THE PROBLEM - Every line below should be repeated exactly as written.

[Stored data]
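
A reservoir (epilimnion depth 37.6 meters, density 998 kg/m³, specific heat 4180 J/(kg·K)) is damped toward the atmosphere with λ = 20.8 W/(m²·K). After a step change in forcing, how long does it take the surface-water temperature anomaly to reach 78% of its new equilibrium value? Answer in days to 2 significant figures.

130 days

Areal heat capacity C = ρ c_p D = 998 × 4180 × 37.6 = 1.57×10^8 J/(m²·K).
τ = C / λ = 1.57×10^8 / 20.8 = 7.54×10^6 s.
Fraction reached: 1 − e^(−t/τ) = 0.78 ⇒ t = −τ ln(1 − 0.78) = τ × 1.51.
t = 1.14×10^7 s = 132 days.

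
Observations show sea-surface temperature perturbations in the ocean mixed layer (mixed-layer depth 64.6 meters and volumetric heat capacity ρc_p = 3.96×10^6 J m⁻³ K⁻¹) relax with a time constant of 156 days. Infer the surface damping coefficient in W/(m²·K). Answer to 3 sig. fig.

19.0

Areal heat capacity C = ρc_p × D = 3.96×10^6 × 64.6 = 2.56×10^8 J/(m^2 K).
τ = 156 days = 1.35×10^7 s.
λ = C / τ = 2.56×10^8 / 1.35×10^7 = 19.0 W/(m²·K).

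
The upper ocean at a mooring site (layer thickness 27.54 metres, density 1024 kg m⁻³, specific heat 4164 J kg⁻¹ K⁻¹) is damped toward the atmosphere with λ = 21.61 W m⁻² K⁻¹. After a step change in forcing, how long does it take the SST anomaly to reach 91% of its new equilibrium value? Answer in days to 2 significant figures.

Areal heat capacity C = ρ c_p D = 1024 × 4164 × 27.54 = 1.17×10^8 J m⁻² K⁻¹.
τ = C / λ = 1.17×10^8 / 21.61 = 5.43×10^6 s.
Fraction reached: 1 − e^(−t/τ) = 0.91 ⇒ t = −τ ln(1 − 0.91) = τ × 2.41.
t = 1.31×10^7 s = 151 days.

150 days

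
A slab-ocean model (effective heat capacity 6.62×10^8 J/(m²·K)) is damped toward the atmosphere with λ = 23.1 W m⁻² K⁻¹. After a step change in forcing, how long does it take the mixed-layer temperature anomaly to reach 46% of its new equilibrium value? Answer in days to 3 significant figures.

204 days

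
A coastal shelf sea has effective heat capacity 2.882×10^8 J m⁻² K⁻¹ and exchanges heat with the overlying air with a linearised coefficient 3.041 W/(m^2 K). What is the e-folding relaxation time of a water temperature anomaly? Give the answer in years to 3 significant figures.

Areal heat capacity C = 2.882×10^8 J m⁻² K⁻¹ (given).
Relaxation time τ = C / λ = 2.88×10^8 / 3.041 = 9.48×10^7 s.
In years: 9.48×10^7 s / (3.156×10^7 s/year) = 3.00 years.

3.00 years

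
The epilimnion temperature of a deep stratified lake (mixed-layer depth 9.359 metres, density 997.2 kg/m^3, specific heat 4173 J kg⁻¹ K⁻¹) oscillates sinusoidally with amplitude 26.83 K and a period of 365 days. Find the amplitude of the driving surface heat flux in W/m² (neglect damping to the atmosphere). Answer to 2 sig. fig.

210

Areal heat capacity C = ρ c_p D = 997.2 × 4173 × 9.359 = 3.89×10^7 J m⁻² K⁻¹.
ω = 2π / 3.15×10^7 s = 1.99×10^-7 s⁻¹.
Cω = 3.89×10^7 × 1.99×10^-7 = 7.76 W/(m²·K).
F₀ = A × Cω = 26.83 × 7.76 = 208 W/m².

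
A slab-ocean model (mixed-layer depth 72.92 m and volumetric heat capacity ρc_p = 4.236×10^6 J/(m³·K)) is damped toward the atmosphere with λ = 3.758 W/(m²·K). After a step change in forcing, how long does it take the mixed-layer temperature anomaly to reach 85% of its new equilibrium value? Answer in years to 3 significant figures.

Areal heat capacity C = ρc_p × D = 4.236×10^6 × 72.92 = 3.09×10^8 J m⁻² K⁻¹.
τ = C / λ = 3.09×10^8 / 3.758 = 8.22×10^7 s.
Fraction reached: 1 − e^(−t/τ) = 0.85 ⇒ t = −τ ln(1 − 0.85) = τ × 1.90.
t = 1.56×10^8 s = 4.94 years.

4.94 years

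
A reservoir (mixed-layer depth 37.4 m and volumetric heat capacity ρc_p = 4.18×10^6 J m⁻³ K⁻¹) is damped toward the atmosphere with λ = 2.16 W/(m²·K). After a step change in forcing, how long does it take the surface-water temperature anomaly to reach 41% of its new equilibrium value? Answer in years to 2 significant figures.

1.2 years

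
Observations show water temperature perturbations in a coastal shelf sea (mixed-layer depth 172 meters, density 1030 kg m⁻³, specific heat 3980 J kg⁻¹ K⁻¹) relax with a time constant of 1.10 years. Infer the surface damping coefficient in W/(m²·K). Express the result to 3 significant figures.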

FINISHED EXERCISE -
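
A reservoir (epilimnion depth 37.6 meters, density 998 kg/m³, specific heat 4180 J/(kg·K)) is damped toward the atmosphere with λ = 20.8 W/(m²·K). After a step change in forcing, how long does it take the surface-water temperature anomaly to reach 78% of its new equilibrium value? Answer in days to 2 significant figures.

130 days

Areal heat capacity C = ρ c_p D = 998 × 4180 × 37.6 = 1.57×10^8 J/(m²·K).
τ = C / λ = 1.57×10^8 / 20.8 = 7.54×10^6 s.
Fraction reached: 1 − e^(−t/τ) = 0.78 ⇒ t = −τ ln(1 − 0.78) = τ × 1.51.
t = 1.14×10^7 s = 132 days.

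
Observations show sea-surface temperature perturbations in the ocean mixed layer (mixed-layer depth 64.6 meters and volumetric heat capacity ρc_p = 3.96×10^6 J m⁻³ K⁻¹) relax with a time constant of 156 days. Infer the surface damping coefficient in W/(m²·K). Answer to 3 sig. fig.

19.0

Areal heat capacity C = ρc_p × D = 3.96×10^6 × 64.6 = 2.56×10^8 J/(m^2 K).
τ = 156 days = 1.35×10^7 s.
λ = C / τ = 2.56×10^8 / 1.35×10^7 = 19.0 W/(m²·K).

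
The upper ocean at a mooring site (layer thickness 27.54 metres, density 1024 kg m⁻³, specific heat 4164 J kg⁻¹ K⁻¹) is damped toward the atmosphere with λ = 21.61 W m⁻² K⁻¹. After a step change in forcing, how long does it take the SST anomaly to reach 91% of its new equilibrium value? Answer in days to 2 significant figures.

Areal heat capacity C = ρ c_p D = 1024 × 4164 × 27.54 = 1.17×10^8 J m⁻² K⁻¹.
τ = C / λ = 1.17×10^8 / 21.61 = 5.43×10^6 s.
Fraction reached: 1 − e^(−t/τ) = 0.91 ⇒ t = −τ ln(1 − 0.91) = τ × 2.41.
t = 1.31×10^7 s = 151 days.

150 days

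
A slab-ocean model (effective heat capacity 6.62×10^8 J/(m²·K)) is damped toward the atmosphere with λ = 23.1 W m⁻² K⁻¹. After a step change in forcing, how long does it take the mixed-layer temperature anomaly to reach 46% of its new equilibrium value? Answer in days to 3 significant figures.

204 days

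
A coastal shelf sea has effective heat capacity 2.882×10^8 J m⁻² K⁻¹ and exchanges heat with the overlying air with a linearised coefficient 3.041 W/(m^2 K). What is the e-folding relaxation time of a water temperature anomaly? Give the answer in years to 3 significant figures.

Areal heat capacity C = 2.882×10^8 J m⁻² K⁻¹ (given).
Relaxation time τ = C / λ = 2.88×10^8 / 3.041 = 9.48×10^7 s.
In years: 9.48×10^7 s / (3.156×10^7 s/year) = 3.00 years.

3.00 years

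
The epilimnion temperature of a deep stratified lake (mixed-layer depth 9.359 metres, density 997.2 kg/m^3, specific heat 4173 J kg⁻¹ K⁻¹) oscillates sinusoidally with amplitude 26.83 K and a period of 365 days. Find the amplitude of the driving surface heat flux in W/m² (neglect damping to the atmosphere). Answer to 2 sig. fig.

210

Areal heat capacity C = ρ c_p D = 997.2 × 4173 × 9.359 = 3.89×10^7 J m⁻² K⁻¹.
ω = 2π / 3.15×10^7 s = 1.99×10^-7 s⁻¹.
Cω = 3.89×10^7 × 1.99×10^-7 = 7.76 W/(m²·K).
F₀ = A × Cω = 26.83 × 7.76 = 208 W/m².

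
A slab-ocean model (mixed-layer depth 72.92 m and volumetric heat capacity ρc_p = 4.236×10^6 J/(m³·K)) is damped toward the atmosphere with λ = 3.758 W/(m²·K). After a step change in forcing, how long does it take the mixed-layer temperature anomaly to reach 85% of its new equilibrium value? Answer in years to 3 significant figures.

Areal heat capacity C = ρc_p × D = 4.236×10^6 × 72.92 = 3.09×10^8 J m⁻² K⁻¹.
τ = C / λ = 3.09×10^8 / 3.758 = 8.22×10^7 s.
Fraction reached: 1 − e^(−t/τ) = 0.85 ⇒ t = −τ ln(1 − 0.85) = τ × 1.90.
t = 1.56×10^8 s = 4.94 years.

4.94 years

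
A reservoir (mixed-layer depth 37.4 m and volumetric heat capacity ρc_p = 4.18×10^6 J m⁻³ K⁻¹) is damped toward the atmosphere with λ = 2.16 W/(m²·K). After a step change in forcing, how long does it take the surface-water temperature anomaly to reach 41% of its new equilibrium value? Answer in years to 2 significant figures.

1.2 years

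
Observations show water temperature perturbations in a coastal shelf sea (mixed-layer depth 172 meters, density 1030 kg m⁻³, specific heat 3980 J kg⁻¹ K⁻¹) relax with a time constant of 1.10 years. Infer the surface damping coefficient in W/(m²·K). Express the result to 3 significant figures.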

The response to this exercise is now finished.